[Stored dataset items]
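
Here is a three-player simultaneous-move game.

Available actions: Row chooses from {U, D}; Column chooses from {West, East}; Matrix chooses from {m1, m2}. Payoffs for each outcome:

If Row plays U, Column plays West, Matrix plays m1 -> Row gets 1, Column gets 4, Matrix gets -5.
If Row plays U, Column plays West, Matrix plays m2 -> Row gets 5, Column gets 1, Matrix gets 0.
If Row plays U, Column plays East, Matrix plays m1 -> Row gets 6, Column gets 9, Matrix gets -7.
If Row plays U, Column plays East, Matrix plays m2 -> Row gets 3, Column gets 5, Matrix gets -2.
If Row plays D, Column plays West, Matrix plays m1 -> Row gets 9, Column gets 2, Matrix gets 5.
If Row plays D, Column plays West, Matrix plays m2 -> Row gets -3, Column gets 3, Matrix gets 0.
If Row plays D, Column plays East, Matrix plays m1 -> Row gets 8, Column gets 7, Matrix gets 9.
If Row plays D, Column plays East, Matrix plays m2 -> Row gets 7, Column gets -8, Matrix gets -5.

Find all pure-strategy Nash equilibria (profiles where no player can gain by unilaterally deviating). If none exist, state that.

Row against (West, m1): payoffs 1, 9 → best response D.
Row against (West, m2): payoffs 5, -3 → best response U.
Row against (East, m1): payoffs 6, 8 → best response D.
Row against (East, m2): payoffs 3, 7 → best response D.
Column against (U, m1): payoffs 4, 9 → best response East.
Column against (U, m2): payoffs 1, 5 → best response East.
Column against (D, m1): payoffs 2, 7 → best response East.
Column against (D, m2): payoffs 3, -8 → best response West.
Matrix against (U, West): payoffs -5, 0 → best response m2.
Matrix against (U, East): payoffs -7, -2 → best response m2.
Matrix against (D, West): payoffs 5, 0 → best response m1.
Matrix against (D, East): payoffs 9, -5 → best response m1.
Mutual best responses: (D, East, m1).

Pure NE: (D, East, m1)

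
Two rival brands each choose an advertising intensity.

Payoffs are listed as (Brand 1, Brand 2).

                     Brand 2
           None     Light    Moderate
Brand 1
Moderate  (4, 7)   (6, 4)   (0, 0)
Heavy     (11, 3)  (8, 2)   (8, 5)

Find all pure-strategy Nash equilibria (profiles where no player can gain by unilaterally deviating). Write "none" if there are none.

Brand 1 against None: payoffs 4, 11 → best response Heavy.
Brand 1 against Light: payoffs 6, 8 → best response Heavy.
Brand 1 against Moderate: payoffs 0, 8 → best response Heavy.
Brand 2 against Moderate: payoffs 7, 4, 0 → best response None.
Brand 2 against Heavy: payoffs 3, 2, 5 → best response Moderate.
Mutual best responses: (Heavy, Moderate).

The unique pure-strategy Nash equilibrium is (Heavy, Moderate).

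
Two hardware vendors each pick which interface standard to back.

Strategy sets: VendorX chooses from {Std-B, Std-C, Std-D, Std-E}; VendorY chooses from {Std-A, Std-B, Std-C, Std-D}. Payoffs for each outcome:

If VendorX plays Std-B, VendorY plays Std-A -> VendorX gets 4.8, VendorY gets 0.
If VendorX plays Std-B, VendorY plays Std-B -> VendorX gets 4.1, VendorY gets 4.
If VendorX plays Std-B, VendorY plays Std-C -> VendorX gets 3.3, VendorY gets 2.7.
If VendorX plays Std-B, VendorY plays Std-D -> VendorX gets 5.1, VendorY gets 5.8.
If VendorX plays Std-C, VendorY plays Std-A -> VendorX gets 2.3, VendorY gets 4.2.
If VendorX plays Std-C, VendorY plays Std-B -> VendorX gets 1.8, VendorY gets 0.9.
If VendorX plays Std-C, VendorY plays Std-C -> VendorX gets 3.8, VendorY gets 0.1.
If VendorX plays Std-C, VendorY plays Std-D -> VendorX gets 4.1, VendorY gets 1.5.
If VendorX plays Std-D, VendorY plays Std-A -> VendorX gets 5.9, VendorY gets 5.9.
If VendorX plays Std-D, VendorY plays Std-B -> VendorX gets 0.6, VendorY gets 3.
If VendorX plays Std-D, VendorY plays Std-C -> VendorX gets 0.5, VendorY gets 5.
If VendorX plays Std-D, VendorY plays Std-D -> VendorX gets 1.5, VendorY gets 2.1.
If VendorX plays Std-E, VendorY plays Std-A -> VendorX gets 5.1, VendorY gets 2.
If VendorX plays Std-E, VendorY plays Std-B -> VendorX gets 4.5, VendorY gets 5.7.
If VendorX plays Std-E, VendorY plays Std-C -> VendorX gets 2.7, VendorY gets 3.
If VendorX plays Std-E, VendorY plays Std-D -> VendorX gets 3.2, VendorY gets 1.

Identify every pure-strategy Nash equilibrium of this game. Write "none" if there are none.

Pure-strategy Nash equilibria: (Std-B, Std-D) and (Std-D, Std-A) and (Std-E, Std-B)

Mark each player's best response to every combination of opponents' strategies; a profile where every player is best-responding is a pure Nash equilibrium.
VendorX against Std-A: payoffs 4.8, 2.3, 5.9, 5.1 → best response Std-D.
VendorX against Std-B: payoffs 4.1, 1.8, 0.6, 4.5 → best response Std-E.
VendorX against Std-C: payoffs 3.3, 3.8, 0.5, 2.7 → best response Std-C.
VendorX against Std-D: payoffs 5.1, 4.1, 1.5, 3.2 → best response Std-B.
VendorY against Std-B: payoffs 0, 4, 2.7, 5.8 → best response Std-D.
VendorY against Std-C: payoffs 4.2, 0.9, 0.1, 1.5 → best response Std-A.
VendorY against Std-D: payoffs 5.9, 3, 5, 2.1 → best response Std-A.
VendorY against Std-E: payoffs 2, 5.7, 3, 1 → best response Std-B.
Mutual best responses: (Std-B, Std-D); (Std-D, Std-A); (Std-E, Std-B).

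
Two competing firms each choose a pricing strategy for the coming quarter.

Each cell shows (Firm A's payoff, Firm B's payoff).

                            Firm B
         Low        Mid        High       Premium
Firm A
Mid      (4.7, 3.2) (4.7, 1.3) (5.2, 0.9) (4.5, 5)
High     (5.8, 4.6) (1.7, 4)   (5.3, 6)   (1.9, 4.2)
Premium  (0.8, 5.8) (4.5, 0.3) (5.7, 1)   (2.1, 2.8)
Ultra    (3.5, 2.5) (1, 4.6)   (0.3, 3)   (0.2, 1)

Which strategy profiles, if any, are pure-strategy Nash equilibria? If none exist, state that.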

- [What to work on]: Give back all of the records exactly as they were provided above.

- [Solution for this task]:
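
Here is a three-player simultaneous-move game.

Available actions: Row chooses from {U, D}; Column chooses from {West, East}; Matrix chooses from {m1, m2}. Payoffs for each outcome:

If Row plays U, Column plays West, Matrix plays m1 -> Row gets 1, Column gets 4, Matrix gets -5.
If Row plays U, Column plays West, Matrix plays m2 -> Row gets 5, Column gets 1, Matrix gets 0.
If Row plays U, Column plays East, Matrix plays m1 -> Row gets 6, Column gets 9, Matrix gets -7.
If Row plays U, Column plays East, Matrix plays m2 -> Row gets 3, Column gets 5, Matrix gets -2.
If Row plays D, Column plays West, Matrix plays m1 -> Row gets 9, Column gets 2, Matrix gets 5.
If Row plays D, Column plays West, Matrix plays m2 -> Row gets -3, Column gets 3, Matrix gets 0.
If Row plays D, Column plays East, Matrix plays m1 -> Row gets 8, Column gets 7, Matrix gets 9.
If Row plays D, Column plays East, Matrix plays m2 -> Row gets 7, Column gets -8, Matrix gets -5.

Find all pure-strategy Nash equilibria (profiles where no player can gain by unilaterally deviating). If none exist, state that.

Row against (West, m1): payoffs 1, 9 → best response D.
Row against (West, m2): payoffs 5, -3 → best response U.
Row against (East, m1): payoffs 6, 8 → best response D.
Row against (East, m2): payoffs 3, 7 → best response D.
Column against (U, m1): payoffs 4, 9 → best response East.
Column against (U, m2): payoffs 1, 5 → best response East.
Column against (D, m1): payoffs 2, 7 → best response East.
Column against (D, m2): payoffs 3, -8 → best response West.
Matrix against (U, West): payoffs -5, 0 → best response m2.
Matrix against (U, East): payoffs -7, -2 → best response m2.
Matrix against (D, West): payoffs 5, 0 → best response m1.
Matrix against (D, East): payoffs 9, -5 → best response m1.
Mutual best responses: (D, East, m1).

Pure NE: (D, East, m1)

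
Two rival brands each choose an advertising intensity.

Payoffs are listed as (Brand 1, Brand 2).

                     Brand 2
           None     Light    Moderate
Brand 1
Moderate  (4, 7)   (6, 4)   (0, 0)
Heavy     (11, 3)  (8, 2)   (8, 5)

Find all pure-strategy Nash equilibria (profiles where no player can gain by unilaterally deviating). Write "none" if there are none.

Brand 1 against None: payoffs 4, 11 → best response Heavy.
Brand 1 against Light: payoffs 6, 8 → best response Heavy.
Brand 1 against Moderate: payoffs 0, 8 → best response Heavy.
Brand 2 against Moderate: payoffs 7, 4, 0 → best response None.
Brand 2 against Heavy: payoffs 3, 2, 5 → best response Moderate.
Mutual best responses: (Heavy, Moderate).

The unique pure-strategy Nash equilibrium is (Heavy, Moderate).

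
Two hardware vendors each pick which interface standard to back.

Strategy sets: VendorX chooses from {Std-B, Std-C, Std-D, Std-E}; VendorY chooses from {Std-A, Std-B, Std-C, Std-D}. Payoffs for each outcome:

If VendorX plays Std-B, VendorY plays Std-A -> VendorX gets 4.8, VendorY gets 0.
If VendorX plays Std-B, VendorY plays Std-B -> VendorX gets 4.1, VendorY gets 4.
If VendorX plays Std-B, VendorY plays Std-C -> VendorX gets 3.3, VendorY gets 2.7.
If VendorX plays Std-B, VendorY plays Std-D -> VendorX gets 5.1, VendorY gets 5.8.
If VendorX plays Std-C, VendorY plays Std-A -> VendorX gets 2.3, VendorY gets 4.2.
If VendorX plays Std-C, VendorY plays Std-B -> VendorX gets 1.8, VendorY gets 0.9.
If VendorX plays Std-C, VendorY plays Std-C -> VendorX gets 3.8, VendorY gets 0.1.
If VendorX plays Std-C, VendorY plays Std-D -> VendorX gets 4.1, VendorY gets 1.5.
If VendorX plays Std-D, VendorY plays Std-A -> VendorX gets 5.9, VendorY gets 5.9.
If VendorX plays Std-D, VendorY plays Std-B -> VendorX gets 0.6, VendorY gets 3.
If VendorX plays Std-D, VendorY plays Std-C -> VendorX gets 0.5, VendorY gets 5.
If VendorX plays Std-D, VendorY plays Std-D -> VendorX gets 1.5, VendorY gets 2.1.
If VendorX plays Std-E, VendorY plays Std-A -> VendorX gets 5.1, VendorY gets 2.
If VendorX plays Std-E, VendorY plays Std-B -> VendorX gets 4.5, VendorY gets 5.7.
If VendorX plays Std-E, VendorY plays Std-C -> VendorX gets 2.7, VendorY gets 3.
If VendorX plays Std-E, VendorY plays Std-D -> VendorX gets 3.2, VendorY gets 1.

Identify every pure-strategy Nash equilibrium of this game. Write "none" if there are none.

Pure-strategy Nash equilibria: (Std-B, Std-D) and (Std-D, Std-A) and (Std-E, Std-B)

Mark each player's best response to every combination of opponents' strategies; a profile where every player is best-responding is a pure Nash equilibrium.
VendorX against Std-A: payoffs 4.8, 2.3, 5.9, 5.1 → best response Std-D.
VendorX against Std-B: payoffs 4.1, 1.8, 0.6, 4.5 → best response Std-E.
VendorX against Std-C: payoffs 3.3, 3.8, 0.5, 2.7 → best response Std-C.
VendorX against Std-D: payoffs 5.1, 4.1, 1.5, 3.2 → best response Std-B.
VendorY against Std-B: payoffs 0, 4, 2.7, 5.8 → best response Std-D.
VendorY against Std-C: payoffs 4.2, 0.9, 0.1, 1.5 → best response Std-A.
VendorY against Std-D: payoffs 5.9, 3, 5, 2.1 → best response Std-A.
VendorY against Std-E: payoffs 2, 5.7, 3, 1 → best response Std-B.
Mutual best responses: (Std-B, Std-D); (Std-D, Std-A); (Std-E, Std-B).

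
Two competing firms each choose a pricing strategy for the coming quarter.

Each cell shows (Firm A's payoff, Firm B's payoff).

                            Firm B
         Low        Mid        High       Premium
Firm A
Mid      (4.7, 3.2) (4.7, 1.3) (5.2, 0.9) (4.5, 5)
High     (5.8, 4.6) (1.7, 4)   (5.3, 6)   (1.9, 4.2)
Premium  (0.8, 5.8) (4.5, 0.3) (5.7, 1)   (2.1, 2.8)
Ultra    (3.5, 2.5) (1, 4.6)   (0.3, 3)   (0.2, 1)

Which strategy profiles, if any, are pure-strategy Nash equilibria? If none exist, state that.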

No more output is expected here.